Supplied data: Begin
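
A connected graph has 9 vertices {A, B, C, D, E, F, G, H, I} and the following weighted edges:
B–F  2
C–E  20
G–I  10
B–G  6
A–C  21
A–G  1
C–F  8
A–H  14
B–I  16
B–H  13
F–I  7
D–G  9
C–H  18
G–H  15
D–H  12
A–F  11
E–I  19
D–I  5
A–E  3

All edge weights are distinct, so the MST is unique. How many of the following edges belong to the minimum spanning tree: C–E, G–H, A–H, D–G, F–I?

1

Kruskal's algorithm — process edges by increasing weight (ties by edge label):
A–G (1): add — endpoints in different components.
B–F (2): add — endpoints in different components.
A–E (3): add — endpoints in different components.
D–I (5): add — endpoints in different components.
B–G (6): add — endpoints in different components.
F–I (7): add — endpoints in different components.
C–F (8): add — endpoints in different components.
D–G (9): skip — D and G already connected.
G–I (10): skip — G and I already connected.
A–F (11): skip — A and F already connected.
D–H (12): add — endpoints in different components.
MST edge set: {A–G, B–F, A–E, D–I, B–G, F–I, C–F, D–H}.
Of the listed edges, {F–I} are in the MST → 1.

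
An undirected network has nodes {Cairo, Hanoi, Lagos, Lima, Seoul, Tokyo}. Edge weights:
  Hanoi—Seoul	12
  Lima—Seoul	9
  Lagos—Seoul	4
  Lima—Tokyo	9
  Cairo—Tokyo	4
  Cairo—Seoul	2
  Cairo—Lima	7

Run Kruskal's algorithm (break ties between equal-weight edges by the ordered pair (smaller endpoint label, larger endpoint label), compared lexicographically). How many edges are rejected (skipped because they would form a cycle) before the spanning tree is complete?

2

Sort edges by weight, then run Kruskal:
Cairo—Seoul (2): add — endpoints in different components.
Cairo—Tokyo (4): add — endpoints in different components.
Lagos—Seoul (4): add — endpoints in different components.
Cairo—Lima (7): add — endpoints in different components.
Lima—Seoul (9): skip — Lima and Seoul already connected.
Lima—Tokyo (9): skip — Lima and Tokyo already connected.
Hanoi—Seoul (12): add — endpoints in different components.
Edges rejected before the tree was complete: 2.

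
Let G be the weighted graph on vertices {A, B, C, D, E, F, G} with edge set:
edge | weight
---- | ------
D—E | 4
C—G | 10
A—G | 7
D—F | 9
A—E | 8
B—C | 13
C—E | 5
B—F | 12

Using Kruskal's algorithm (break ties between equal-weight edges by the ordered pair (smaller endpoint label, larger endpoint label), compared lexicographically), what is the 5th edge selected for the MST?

D-F

Sort edges by weight, then run Kruskal:
D—E (4): add — endpoints in different components.
C—E (5): add — endpoints in different components.
A—G (7): add — endpoints in different components.
A—E (8): add — endpoints in different components.
D—F (9): add — endpoints in different components.
C—G (10): skip — C and G already connected.
B—F (12): add — endpoints in different components.
The 5th edge added is D—F.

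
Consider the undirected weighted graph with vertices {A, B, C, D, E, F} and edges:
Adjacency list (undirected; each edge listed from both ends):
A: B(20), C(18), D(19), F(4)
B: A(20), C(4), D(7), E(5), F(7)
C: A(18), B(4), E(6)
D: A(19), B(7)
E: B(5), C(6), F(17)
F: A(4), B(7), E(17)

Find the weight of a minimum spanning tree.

27

Sort edges by weight, then run Kruskal:
A—F (4): add — endpoints in different components.
B—C (4): add — endpoints in different components.
B—E (5): add — endpoints in different components.
C—E (6): skip — C and E already connected.
B—D (7): add — endpoints in different components.
B—F (7): add — endpoints in different components.
MST edges: A—F, B—C, B—E, B—D, B—F; total weight 4+4+5+7+7 = 27.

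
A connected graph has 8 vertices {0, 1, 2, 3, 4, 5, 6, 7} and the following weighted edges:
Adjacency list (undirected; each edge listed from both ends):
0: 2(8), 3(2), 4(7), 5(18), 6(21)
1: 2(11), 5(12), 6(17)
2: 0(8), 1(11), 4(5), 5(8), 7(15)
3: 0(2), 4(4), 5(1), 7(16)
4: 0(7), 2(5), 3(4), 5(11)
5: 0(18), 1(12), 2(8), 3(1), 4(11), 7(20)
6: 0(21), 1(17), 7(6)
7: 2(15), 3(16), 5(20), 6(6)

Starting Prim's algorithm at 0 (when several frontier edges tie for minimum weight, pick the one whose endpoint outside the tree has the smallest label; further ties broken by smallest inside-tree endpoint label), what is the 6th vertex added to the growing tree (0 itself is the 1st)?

Grow the tree from 0 using Prim:
Step 1: cheapest edge leaving the tree is 0 3 (2); add 3.
Step 2: cheapest edge leaving the tree is 3 5 (1); add 5.
Step 3: cheapest edge leaving the tree is 3 4 (4); add 4.
Step 4: cheapest edge leaving the tree is 2 4 (5); add 2.
Step 5: cheapest edge leaving the tree is 1 2 (11); add 1.
Step 6: cheapest edge leaving the tree is 2 7 (15); add 7.
Step 7: cheapest edge leaving the tree is 6 7 (6); add 6.
Vertex order: 0, 3, 5, 4, 2, 1, 7, 6. The 6th vertex is 1.

1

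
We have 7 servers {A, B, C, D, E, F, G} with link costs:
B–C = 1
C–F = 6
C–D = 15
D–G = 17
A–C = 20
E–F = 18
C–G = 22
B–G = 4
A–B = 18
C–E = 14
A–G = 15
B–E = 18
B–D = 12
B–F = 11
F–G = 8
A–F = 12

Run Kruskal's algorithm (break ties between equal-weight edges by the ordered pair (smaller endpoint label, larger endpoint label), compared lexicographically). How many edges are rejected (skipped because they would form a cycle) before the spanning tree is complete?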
Supplied data: End
» **Work task**:
Whenever a line of the material holds the word "vertices", copy it out.

» **Problem solution**:
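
A connected graph has 9 vertices {A, B, C, D, E, F, G, H, I} and the following weighted edges:
Let G be the weighted graph on vertices {A, B, C, D, E, F, G} with edge set:
Consider the undirected weighted graph with vertices {A, B, C, D, E, F} and edges:
A connected graph has 8 vertices {0, 1, 2, 3, 4, 5, 6, 7} and the following weighted edges: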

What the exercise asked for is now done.